Excerpted records START
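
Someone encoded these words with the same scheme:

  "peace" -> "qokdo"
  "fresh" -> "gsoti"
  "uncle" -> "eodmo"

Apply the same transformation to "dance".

The shift depends on letter class: consonant p→q is +1, but vowel e→o is +10. Vowels shift forward by 10 and consonants shift forward by 1.
On dance: d(cons)+1=e, a(vowel)+10=k, n(cons)+1=o, c(cons)+1=d, e(vowel)+10=o.

ekodo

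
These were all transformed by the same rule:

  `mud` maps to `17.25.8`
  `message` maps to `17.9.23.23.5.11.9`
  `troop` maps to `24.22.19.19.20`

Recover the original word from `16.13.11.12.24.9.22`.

m is letter #13 and maps to 17: an offset of 4. Each letter is replaced by its alphabet position (a=1..z=26) + 4.
Undoing it on 16.13.11.12.24.9.22: 16→(16−4)÷1=12=l, 13→(13−4)÷1=9=i, 11→(11−4)÷1=7=g, 12→(12−4)÷1=8=h, 24→(24−4)÷1=20=t, 9→(9−4)÷1=5=e, 22→(22−4)÷1=18=r.

lighter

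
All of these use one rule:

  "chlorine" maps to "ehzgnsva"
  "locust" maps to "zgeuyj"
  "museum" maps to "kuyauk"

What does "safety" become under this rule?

yilajm

c(2)→e(4) and h(7)→h(7) fit y≡11x+8 (mod 26); the inverse of 11 mod 26 is 19. Treating letters as 0–25, the rule is x ↦ 11x + 8 (mod 26).
On safety: s(18)→11·18+8≡24=y; a(0)→11·0+8≡8=i; f(5)→11·5+8≡11=l; e(4)→11·4+8≡0=a; t(19)→11·19+8≡9=j; y(24)→11·24+8≡12=m (all mod 26).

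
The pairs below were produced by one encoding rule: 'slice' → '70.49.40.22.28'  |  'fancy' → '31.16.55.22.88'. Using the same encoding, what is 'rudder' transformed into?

s(#19)→70 and l(#12)→49: differences scale by 3, so n = 3·pos + 13. With a=1..z=26, the number is 3·pos + 13.
For rudder: r=18→67, u=21→76, d=4→25, d=4→25, e=5→28, r=18→67.

67.76.25.25.28.67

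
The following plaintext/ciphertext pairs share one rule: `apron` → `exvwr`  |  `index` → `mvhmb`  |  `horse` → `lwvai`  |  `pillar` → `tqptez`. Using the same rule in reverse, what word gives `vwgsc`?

Shifts by position in apron: pos 0: a→e (+4), pos 1: p→x (+8), pos 2: r→v (+4), pos 3: o→w (+8) — repeating every 2. A repeating key of period 2 is used — shifts +4, +8 over and over.
Undoing it on vwgsc: v−4=r, w−8=o, g−4=c, s−8=k, c−4=y.

rocky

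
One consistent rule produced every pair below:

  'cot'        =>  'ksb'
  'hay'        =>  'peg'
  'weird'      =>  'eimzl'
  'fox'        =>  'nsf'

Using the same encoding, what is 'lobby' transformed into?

The shift depends on letter class: consonant c→k is +8, but vowel o→s is +4. Two shifts are in play — +4 for a/e/i/o/u, +8 for every other letter.
Applying it to lobby: l(cons)+8=t, o(vowel)+4=s, b(cons)+8=j, b(cons)+8=j, y(cons)+8=g.

tsjjg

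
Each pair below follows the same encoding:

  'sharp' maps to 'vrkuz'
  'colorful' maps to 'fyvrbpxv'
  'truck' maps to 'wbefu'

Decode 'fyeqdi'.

Shifts by position in sharp: pos 0: s→v (+3), pos 1: h→r (+10), pos 2: a→k (+10), pos 3: r→u (+3), pos 4: p→z (+10) — repeating every 3. The shifts repeat in a cycle of length 3: positions 0,1,… shift by +3, +10, +10, then the pattern repeats.
Decoding fyeqdi: f−3=c, y−10=o, e−10=u, q−3=n, d−10=t, i−10=y.

county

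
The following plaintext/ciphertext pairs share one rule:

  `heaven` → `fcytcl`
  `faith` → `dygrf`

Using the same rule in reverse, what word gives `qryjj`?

It's a constant shift of +24 (ROT24).
Decoding qryjj: q−24=s, r−24=t, y−24=a, j−24=l, j−24=l.

stall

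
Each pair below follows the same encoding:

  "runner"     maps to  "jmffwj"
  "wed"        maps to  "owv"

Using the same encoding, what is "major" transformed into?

Compare letters: r→j is +18, u→m is +18, n→f is +18 — a constant shift. Each letter is shifted forward by 18 in the alphabet (a Caesar shift of +18).
On major: m+18=e, a+18=s, j+18=b, o+18=g, r+18=j.

esbgj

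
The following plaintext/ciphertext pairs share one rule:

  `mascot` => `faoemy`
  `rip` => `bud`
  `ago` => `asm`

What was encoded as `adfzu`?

intro

Two steps: reverse the string, then apply a Caesar shift of +12.
Reversing it on adfzu: shift back: a−12=o, d−12=r, f−12=t, z−12=n, u−12=i → ortni; then reverse → intro.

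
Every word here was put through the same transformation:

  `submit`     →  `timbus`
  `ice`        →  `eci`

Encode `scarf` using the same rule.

fracs

The output letters match the input read backwards: submit reversed is timbus. It's just the letters in reverse order.
For scarf: reverse → fracs.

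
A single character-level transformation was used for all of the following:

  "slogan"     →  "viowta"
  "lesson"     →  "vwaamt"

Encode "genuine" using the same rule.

The output letters match the input read backwards, each shifted +8: slogan reversed is nagols. Two steps: reverse the string, then apply a Caesar shift of +8.
On genuine: reverse → eniuneg; then shift: e+8=m, n+8=v, i+8=q, u+8=c, n+8=v, e+8=m, g+8=o.

mvqcvmo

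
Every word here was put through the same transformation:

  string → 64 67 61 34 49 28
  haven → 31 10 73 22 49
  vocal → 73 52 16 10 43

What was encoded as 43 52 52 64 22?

loose

The formula is n = 3×(alphabet index, a=1) + 7.
Reversing it on 43 52 52 64 22: 43→(43−7)÷3=12=l, 52→(52−7)÷3=15=o, 52→(52−7)÷3=15=o, 64→(64−7)÷3=19=s, 22→(22−7)÷3=5=e.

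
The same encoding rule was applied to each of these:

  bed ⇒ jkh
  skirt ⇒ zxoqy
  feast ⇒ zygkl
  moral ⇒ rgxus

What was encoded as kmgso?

image

The output letters match the input read backwards, each shifted +6: bed reversed is deb. Read the word backwards and shift each letter +6.
Reversing it on kmgso: shift back: k−6=e, m−6=g, g−6=a, s−6=m, o−6=i → egami; then reverse → image.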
Excerpted records END
## Required work
Restate each of the entries above verbatim.

## Answer box
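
Someone encoded these words with the same scheme:

  "peace" -> "qokdo"
  "fresh" -> "gsoti"
  "uncle" -> "eodmo"

Apply the same transformation to "dance".

The shift depends on letter class: consonant p→q is +1, but vowel e→o is +10. Vowels shift forward by 10 and consonants shift forward by 1.
On dance: d(cons)+1=e, a(vowel)+10=k, n(cons)+1=o, c(cons)+1=d, e(vowel)+10=o.

ekodo

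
These were all transformed by the same rule:

  `mud` maps to `17.25.8`
  `message` maps to `17.9.23.23.5.11.9`
  `troop` maps to `24.22.19.19.20`

Recover the original word from `16.13.11.12.24.9.22`.

m is letter #13 and maps to 17: an offset of 4. Each letter is replaced by its alphabet position (a=1..z=26) + 4.
Undoing it on 16.13.11.12.24.9.22: 16→(16−4)÷1=12=l, 13→(13−4)÷1=9=i, 11→(11−4)÷1=7=g, 12→(12−4)÷1=8=h, 24→(24−4)÷1=20=t, 9→(9−4)÷1=5=e, 22→(22−4)÷1=18=r.

lighter

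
All of these use one rule:

  "chlorine" maps to "ehzgnsva"
  "locust" maps to "zgeuyj"
  "museum" maps to "kuyauk"

What does "safety" become under this rule?

yilajm

c(2)→e(4) and h(7)→h(7) fit y≡11x+8 (mod 26); the inverse of 11 mod 26 is 19. Treating letters as 0–25, the rule is x ↦ 11x + 8 (mod 26).
On safety: s(18)→11·18+8≡24=y; a(0)→11·0+8≡8=i; f(5)→11·5+8≡11=l; e(4)→11·4+8≡0=a; t(19)→11·19+8≡9=j; y(24)→11·24+8≡12=m (all mod 26).

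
The pairs below were produced by one encoding rule: 'slice' → '70.49.40.22.28'  |  'fancy' → '31.16.55.22.88'. Using the same encoding, what is 'rudder' transformed into?

s(#19)→70 and l(#12)→49: differences scale by 3, so n = 3·pos + 13. With a=1..z=26, the number is 3·pos + 13.
For rudder: r=18→67, u=21→76, d=4→25, d=4→25, e=5→28, r=18→67.

67.76.25.25.28.67

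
The following plaintext/ciphertext pairs share one rule: `apron` → `exvwr`  |  `index` → `mvhmb`  |  `horse` → `lwvai`  |  `pillar` → `tqptez`. Using the same rule in reverse, what word gives `vwgsc`?

Shifts by position in apron: pos 0: a→e (+4), pos 1: p→x (+8), pos 2: r→v (+4), pos 3: o→w (+8) — repeating every 2. A repeating key of period 2 is used — shifts +4, +8 over and over.
Undoing it on vwgsc: v−4=r, w−8=o, g−4=c, s−8=k, c−4=y.

rocky

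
One consistent rule produced every pair below:

  'cot'        =>  'ksb'
  'hay'        =>  'peg'
  'weird'      =>  'eimzl'
  'fox'        =>  'nsf'

Using the same encoding, what is 'lobby' transformed into?

The shift depends on letter class: consonant c→k is +8, but vowel o→s is +4. Two shifts are in play — +4 for a/e/i/o/u, +8 for every other letter.
Applying it to lobby: l(cons)+8=t, o(vowel)+4=s, b(cons)+8=j, b(cons)+8=j, y(cons)+8=g.

tsjjg

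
Each pair below follows the same encoding:

  'sharp' maps to 'vrkuz'
  'colorful' maps to 'fyvrbpxv'
  'truck' maps to 'wbefu'

Decode 'fyeqdi'.

Shifts by position in sharp: pos 0: s→v (+3), pos 1: h→r (+10), pos 2: a→k (+10), pos 3: r→u (+3), pos 4: p→z (+10) — repeating every 3. The shifts repeat in a cycle of length 3: positions 0,1,… shift by +3, +10, +10, then the pattern repeats.
Decoding fyeqdi: f−3=c, y−10=o, e−10=u, q−3=n, d−10=t, i−10=y.

county

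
The following plaintext/ciphertext pairs share one rule:

  `heaven` → `fcytcl`
  `faith` → `dygrf`

Using the same rule in reverse, what word gives `qryjj`?

It's a constant shift of +24 (ROT24).
Decoding qryjj: q−24=s, r−24=t, y−24=a, j−24=l, j−24=l.

stall

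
Each pair below follows the same encoding:

  "runner"     maps to  "jmffwj"
  "wed"        maps to  "owv"

Using the same encoding, what is "major" transformed into?

Compare letters: r→j is +18, u→m is +18, n→f is +18 — a constant shift. Each letter is shifted forward by 18 in the alphabet (a Caesar shift of +18).
On major: m+18=e, a+18=s, j+18=b, o+18=g, r+18=j.

esbgj

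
The following plaintext/ciphertext pairs share one rule:

  `mascot` => `faoemy`
  `rip` => `bud`
  `ago` => `asm`

What was encoded as `adfzu`?

intro

Two steps: reverse the string, then apply a Caesar shift of +12.
Reversing it on adfzu: shift back: a−12=o, d−12=r, f−12=t, z−12=n, u−12=i → ortni; then reverse → intro.

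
Every word here was put through the same transformation:

  `submit`     →  `timbus`
  `ice`        →  `eci`

Encode `scarf` using the same rule.

fracs

The output letters match the input read backwards: submit reversed is timbus. It's just the letters in reverse order.
For scarf: reverse → fracs.

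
A single character-level transformation was used for all of the following:

  "slogan"     →  "viowta"
  "lesson"     →  "vwaamt"

Encode "genuine" using the same rule.

The output letters match the input read backwards, each shifted +8: slogan reversed is nagols. Two steps: reverse the string, then apply a Caesar shift of +8.
On genuine: reverse → eniuneg; then shift: e+8=m, n+8=v, i+8=q, u+8=c, n+8=v, e+8=m, g+8=o.

mvqcvmo

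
Every word here was put through the same transformation:

  string → 64 67 61 34 49 28
  haven → 31 10 73 22 49
  vocal → 73 52 16 10 43

What was encoded as 43 52 52 64 22?

loose

The formula is n = 3×(alphabet index, a=1) + 7.
Reversing it on 43 52 52 64 22: 43→(43−7)÷3=12=l, 52→(52−7)÷3=15=o, 52→(52−7)÷3=15=o, 64→(64−7)÷3=19=s, 22→(22−7)÷3=5=e.

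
The same encoding rule was applied to each of these:

  bed ⇒ jkh
  skirt ⇒ zxoqy
  feast ⇒ zygkl
  moral ⇒ rgxus

What was encoded as kmgso?

image

The output letters match the input read backwards, each shifted +6: bed reversed is deb. Read the word backwards and shift each letter +6.
Reversing it on kmgso: shift back: k−6=e, m−6=g, g−6=a, s−6=m, o−6=i → egami; then reverse → image.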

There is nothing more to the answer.